_WHAT IS NEEDED:_
An exact copy of all the data is the required output.

━━━━━ RECORDS TO USE

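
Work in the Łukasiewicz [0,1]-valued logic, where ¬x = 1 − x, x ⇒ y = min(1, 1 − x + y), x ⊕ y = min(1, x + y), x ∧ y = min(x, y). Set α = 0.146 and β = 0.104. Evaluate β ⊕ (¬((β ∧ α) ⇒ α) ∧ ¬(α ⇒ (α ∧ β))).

β ∧ α = min(0.104, 0.146) = 0.104
(β ∧ α) ⇒ α = min(1, 1 − 0.104 + 0.146) = min(1, 1.042) = 1.000
¬((β ∧ α) ⇒ α) = 1 − 1.000 = 0.000
α ∧ β = min(0.146, 0.104) = 0.104
α ⇒ (α ∧ β) = min(1, 1 − 0.146 + 0.104) = min(1, 0.958) = 0.958
¬(α ⇒ (α ∧ β)) = 1 − 0.958 = 0.042
¬((β ∧ α) ⇒ α) ∧ ¬(α ⇒ (α ∧ β)) = min(0.000, 0.042) = 0.000
β ⊕ (¬((β ∧ α) ⇒ α) ∧ ¬(α ⇒ (α ∧ β))) = min(1, 0.104 + 0.000) = min(1, 0.104) = 0.104

0.104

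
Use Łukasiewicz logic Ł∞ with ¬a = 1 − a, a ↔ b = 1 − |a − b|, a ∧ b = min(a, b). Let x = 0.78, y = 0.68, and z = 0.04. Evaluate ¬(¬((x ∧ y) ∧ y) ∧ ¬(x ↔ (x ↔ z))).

x ∧ y = min(0.78, 0.68) = 0.68
(x ∧ y) ∧ y = min(0.68, 0.68) = 0.68
¬((x ∧ y) ∧ y) = 1 − 0.68 = 0.32
x ↔ z = 1 − |0.78 − 0.04| = 1 − 0.74 = 0.26
x ↔ (x ↔ z) = 1 − |0.78 − 0.26| = 1 − 0.52 = 0.48
¬(x ↔ (x ↔ z)) = 1 − 0.48 = 0.52
¬((x ∧ y) ∧ y) ∧ ¬(x ↔ (x ↔ z)) = min(0.32, 0.52) = 0.32
¬(¬((x ∧ y) ∧ y) ∧ ¬(x ↔ (x ↔ z))) = 1 − 0.32 = 0.68

0.68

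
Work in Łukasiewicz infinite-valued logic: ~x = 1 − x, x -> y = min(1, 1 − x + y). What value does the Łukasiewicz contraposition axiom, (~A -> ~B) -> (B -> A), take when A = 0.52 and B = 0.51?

~A = 1 − 0.52 = 0.48
~B = 1 − 0.51 = 0.49
~A -> ~B = min(1, 1 − 0.48 + 0.49) = min(1, 1.01) = 1.00
B -> A = min(1, 1 − 0.51 + 0.52) = min(1, 1.01) = 1.00
(~A -> ~B) -> (B -> A) = min(1, 1 − 1.00 + 1.00) = min(1, 1.00) = 1.00
(As expected: an axiom of Ł∞, always 1.)

1.00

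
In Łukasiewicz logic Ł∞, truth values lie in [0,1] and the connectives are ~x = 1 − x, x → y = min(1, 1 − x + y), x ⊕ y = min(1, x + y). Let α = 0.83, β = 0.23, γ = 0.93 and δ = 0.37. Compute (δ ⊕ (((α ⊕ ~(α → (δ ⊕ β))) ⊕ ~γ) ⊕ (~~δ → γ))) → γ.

0.93

δ ⊕ β = min(1, 0.37 + 0.23) = min(1, 0.60) = 0.60
α → (δ ⊕ β) = min(1, 1 − 0.83 + 0.60) = min(1, 0.77) = 0.77
~(α → (δ ⊕ β)) = 1 − 0.77 = 0.23
α ⊕ ~(α → (δ ⊕ β)) = min(1, 0.83 + 0.23) = min(1, 1.06) = 1.00
~γ = 1 − 0.93 = 0.07
(α ⊕ ~(α → (δ ⊕ β))) ⊕ ~γ = min(1, 1.00 + 0.07) = min(1, 1.07) = 1.00
~δ = 1 − 0.37 = 0.63
~~δ = 1 − 0.63 = 0.37
~~δ → γ = min(1, 1 − 0.37 + 0.93) = min(1, 1.56) = 1.00
((α ⊕ ~(α → (δ ⊕ β))) ⊕ ~γ) ⊕ (~~δ → γ) = min(1, 1.00 + 1.00) = min(1, 2.00) = 1.00
δ ⊕ (((α ⊕ ~(α → (δ ⊕ β))) ⊕ ~γ) ⊕ (~~δ → γ)) = min(1, 0.37 + 1.00) = min(1, 1.37) = 1.00
(δ ⊕ (((α ⊕ ~(α → (δ ⊕ β))) ⊕ ~γ) ⊕ (~~δ → γ))) → γ = min(1, 1 − 1.00 + 0.93) = min(1, 0.93) = 0.93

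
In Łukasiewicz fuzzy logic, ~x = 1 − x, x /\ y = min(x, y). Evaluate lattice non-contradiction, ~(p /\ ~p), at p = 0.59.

0.59

~p = 1 − 0.59 = 0.41
p /\ ~p = min(0.59, 0.41) = 0.41
~(p /\ ~p) = 1 − 0.41 = 0.59
(The value 0.59 < 1 shows this instance is not satisfied; not a Ł∞-tautology — its value is 1 − min(a, 1−a).)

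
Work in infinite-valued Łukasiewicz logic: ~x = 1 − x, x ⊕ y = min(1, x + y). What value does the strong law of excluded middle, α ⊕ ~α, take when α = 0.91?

1.00

~α = 1 − 0.91 = 0.09
α ⊕ ~α = min(1, 0.91 + 0.09) = min(1, 1.00) = 1.00
(As expected: always 1 in Ł∞ since a ⊕ (1−a) = 1.)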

━━━━━━━━━━

_RESPONSE BOX:_
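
Work in the Łukasiewicz [0,1]-valued logic, where ¬x = 1 − x, x ⇒ y = min(1, 1 − x + y), x ⊕ y = min(1, x + y), x ∧ y = min(x, y). Set α = 0.146 and β = 0.104. Evaluate β ⊕ (¬((β ∧ α) ⇒ α) ∧ ¬(α ⇒ (α ∧ β))).

β ∧ α = min(0.104, 0.146) = 0.104
(β ∧ α) ⇒ α = min(1, 1 − 0.104 + 0.146) = min(1, 1.042) = 1.000
¬((β ∧ α) ⇒ α) = 1 − 1.000 = 0.000
α ∧ β = min(0.146, 0.104) = 0.104
α ⇒ (α ∧ β) = min(1, 1 − 0.146 + 0.104) = min(1, 0.958) = 0.958
¬(α ⇒ (α ∧ β)) = 1 − 0.958 = 0.042
¬((β ∧ α) ⇒ α) ∧ ¬(α ⇒ (α ∧ β)) = min(0.000, 0.042) = 0.000
β ⊕ (¬((β ∧ α) ⇒ α) ∧ ¬(α ⇒ (α ∧ β))) = min(1, 0.104 + 0.000) = min(1, 0.104) = 0.104

0.104

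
Use Łukasiewicz logic Ł∞ with ¬a = 1 − a, a ↔ b = 1 − |a − b|, a ∧ b = min(a, b). Let x = 0.78, y = 0.68, and z = 0.04. Evaluate ¬(¬((x ∧ y) ∧ y) ∧ ¬(x ↔ (x ↔ z))).

x ∧ y = min(0.78, 0.68) = 0.68
(x ∧ y) ∧ y = min(0.68, 0.68) = 0.68
¬((x ∧ y) ∧ y) = 1 − 0.68 = 0.32
x ↔ z = 1 − |0.78 − 0.04| = 1 − 0.74 = 0.26
x ↔ (x ↔ z) = 1 − |0.78 − 0.26| = 1 − 0.52 = 0.48
¬(x ↔ (x ↔ z)) = 1 − 0.48 = 0.52
¬((x ∧ y) ∧ y) ∧ ¬(x ↔ (x ↔ z)) = min(0.32, 0.52) = 0.32
¬(¬((x ∧ y) ∧ y) ∧ ¬(x ↔ (x ↔ z))) = 1 − 0.32 = 0.68

0.68

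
Work in Łukasiewicz infinite-valued logic: ~x = 1 − x, x -> y = min(1, 1 − x + y). What value does the Łukasiewicz contraposition axiom, (~A -> ~B) -> (B -> A), take when A = 0.52 and B = 0.51?

~A = 1 − 0.52 = 0.48
~B = 1 − 0.51 = 0.49
~A -> ~B = min(1, 1 − 0.48 + 0.49) = min(1, 1.01) = 1.00
B -> A = min(1, 1 − 0.51 + 0.52) = min(1, 1.01) = 1.00
(~A -> ~B) -> (B -> A) = min(1, 1 − 1.00 + 1.00) = min(1, 1.00) = 1.00
(As expected: an axiom of Ł∞, always 1.)

1.00

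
In Łukasiewicz logic Ł∞, truth values lie in [0,1] and the connectives are ~x = 1 − x, x → y = min(1, 1 − x + y), x ⊕ y = min(1, x + y). Let α = 0.83, β = 0.23, γ = 0.93 and δ = 0.37. Compute (δ ⊕ (((α ⊕ ~(α → (δ ⊕ β))) ⊕ ~γ) ⊕ (~~δ → γ))) → γ.

0.93

δ ⊕ β = min(1, 0.37 + 0.23) = min(1, 0.60) = 0.60
α → (δ ⊕ β) = min(1, 1 − 0.83 + 0.60) = min(1, 0.77) = 0.77
~(α → (δ ⊕ β)) = 1 − 0.77 = 0.23
α ⊕ ~(α → (δ ⊕ β)) = min(1, 0.83 + 0.23) = min(1, 1.06) = 1.00
~γ = 1 − 0.93 = 0.07
(α ⊕ ~(α → (δ ⊕ β))) ⊕ ~γ = min(1, 1.00 + 0.07) = min(1, 1.07) = 1.00
~δ = 1 − 0.37 = 0.63
~~δ = 1 − 0.63 = 0.37
~~δ → γ = min(1, 1 − 0.37 + 0.93) = min(1, 1.56) = 1.00
((α ⊕ ~(α → (δ ⊕ β))) ⊕ ~γ) ⊕ (~~δ → γ) = min(1, 1.00 + 1.00) = min(1, 2.00) = 1.00
δ ⊕ (((α ⊕ ~(α → (δ ⊕ β))) ⊕ ~γ) ⊕ (~~δ → γ)) = min(1, 0.37 + 1.00) = min(1, 1.37) = 1.00
(δ ⊕ (((α ⊕ ~(α → (δ ⊕ β))) ⊕ ~γ) ⊕ (~~δ → γ))) → γ = min(1, 1 − 1.00 + 0.93) = min(1, 0.93) = 0.93

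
In Łukasiewicz fuzzy logic, ~x = 1 − x, x /\ y = min(x, y). Evaluate lattice non-contradiction, ~(p /\ ~p), at p = 0.59.

0.59

~p = 1 − 0.59 = 0.41
p /\ ~p = min(0.59, 0.41) = 0.41
~(p /\ ~p) = 1 − 0.41 = 0.59
(The value 0.59 < 1 shows this instance is not satisfied; not a Ł∞-tautology — its value is 1 − min(a, 1−a).)

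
Work in infinite-valued Łukasiewicz logic: ~x = 1 − x, x ⊕ y = min(1, x + y). What value does the strong law of excluded middle, α ⊕ ~α, take when α = 0.91?

1.00

~α = 1 − 0.91 = 0.09
α ⊕ ~α = min(1, 0.91 + 0.09) = min(1, 1.00) = 1.00
(As expected: always 1 in Ł∞ since a ⊕ (1−a) = 1.)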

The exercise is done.